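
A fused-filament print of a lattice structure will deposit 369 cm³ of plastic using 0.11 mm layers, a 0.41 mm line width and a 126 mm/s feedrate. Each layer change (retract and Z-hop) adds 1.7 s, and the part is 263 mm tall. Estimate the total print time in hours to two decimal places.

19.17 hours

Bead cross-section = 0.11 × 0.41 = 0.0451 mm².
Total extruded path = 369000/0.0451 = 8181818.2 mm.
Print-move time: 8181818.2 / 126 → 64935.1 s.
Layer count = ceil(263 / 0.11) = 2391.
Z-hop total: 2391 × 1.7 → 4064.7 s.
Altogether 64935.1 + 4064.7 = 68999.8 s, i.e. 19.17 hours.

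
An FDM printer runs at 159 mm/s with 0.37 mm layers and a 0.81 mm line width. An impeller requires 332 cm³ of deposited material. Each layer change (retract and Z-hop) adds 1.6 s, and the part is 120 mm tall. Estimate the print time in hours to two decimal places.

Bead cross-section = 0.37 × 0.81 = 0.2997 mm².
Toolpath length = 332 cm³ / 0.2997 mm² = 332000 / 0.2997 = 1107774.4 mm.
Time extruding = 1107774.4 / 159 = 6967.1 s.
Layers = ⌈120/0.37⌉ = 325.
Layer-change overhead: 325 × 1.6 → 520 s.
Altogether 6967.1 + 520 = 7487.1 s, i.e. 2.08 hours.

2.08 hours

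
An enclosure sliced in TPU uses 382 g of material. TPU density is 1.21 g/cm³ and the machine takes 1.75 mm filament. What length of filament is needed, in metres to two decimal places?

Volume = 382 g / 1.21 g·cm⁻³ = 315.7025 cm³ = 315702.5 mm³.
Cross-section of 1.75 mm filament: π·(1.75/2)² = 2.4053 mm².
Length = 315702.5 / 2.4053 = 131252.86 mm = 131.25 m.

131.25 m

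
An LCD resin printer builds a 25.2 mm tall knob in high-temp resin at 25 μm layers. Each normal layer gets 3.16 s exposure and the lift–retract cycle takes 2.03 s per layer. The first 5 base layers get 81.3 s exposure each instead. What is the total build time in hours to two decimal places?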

────────────────

What you are asked to do:
Produce an exact copy of the entries above.

Solution for this exercise:
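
A fused-filament print of a lattice structure will deposit 369 cm³ of plastic using 0.11 mm layers, a 0.41 mm line width and a 126 mm/s feedrate. Each layer change (retract and Z-hop) adds 1.7 s, and the part is 263 mm tall. Estimate the total print time in hours to two decimal places.

19.17 hours

Bead cross-section = 0.11 × 0.41 = 0.0451 mm².
Total extruded path = 369000/0.0451 = 8181818.2 mm.
Print-move time: 8181818.2 / 126 → 64935.1 s.
Layer count = ceil(263 / 0.11) = 2391.
Z-hop total: 2391 × 1.7 → 4064.7 s.
Altogether 64935.1 + 4064.7 = 68999.8 s, i.e. 19.17 hours.

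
An FDM printer runs at 159 mm/s with 0.37 mm layers and a 0.81 mm line width. An impeller requires 332 cm³ of deposited material. Each layer change (retract and Z-hop) adds 1.6 s, and the part is 120 mm tall. Estimate the print time in hours to two decimal places.

Bead cross-section = 0.37 × 0.81 = 0.2997 mm².
Toolpath length = 332 cm³ / 0.2997 mm² = 332000 / 0.2997 = 1107774.4 mm.
Time extruding = 1107774.4 / 159 = 6967.1 s.
Layers = ⌈120/0.37⌉ = 325.
Layer-change overhead: 325 × 1.6 → 520 s.
Altogether 6967.1 + 520 = 7487.1 s, i.e. 2.08 hours.

2.08 hours

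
An enclosure sliced in TPU uses 382 g of material. TPU density is 1.21 g/cm³ and the machine takes 1.75 mm filament. What length of filament is needed, in metres to two decimal places?

Volume = 382 g / 1.21 g·cm⁻³ = 315.7025 cm³ = 315702.5 mm³.
Cross-section of 1.75 mm filament: π·(1.75/2)² = 2.4053 mm².
Length = 315702.5 / 2.4053 = 131252.86 mm = 131.25 m.

131.25 m

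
An LCD resin printer builds a 25.2 mm tall knob in high-temp resin at 25 μm layers. Each normal layer gets 3.16 s exposure and the lift–retract cycle takes 2.03 s per layer. The first 5 base layers get 81.3 s exposure each instead. What is the total build time in hours to two decimal places?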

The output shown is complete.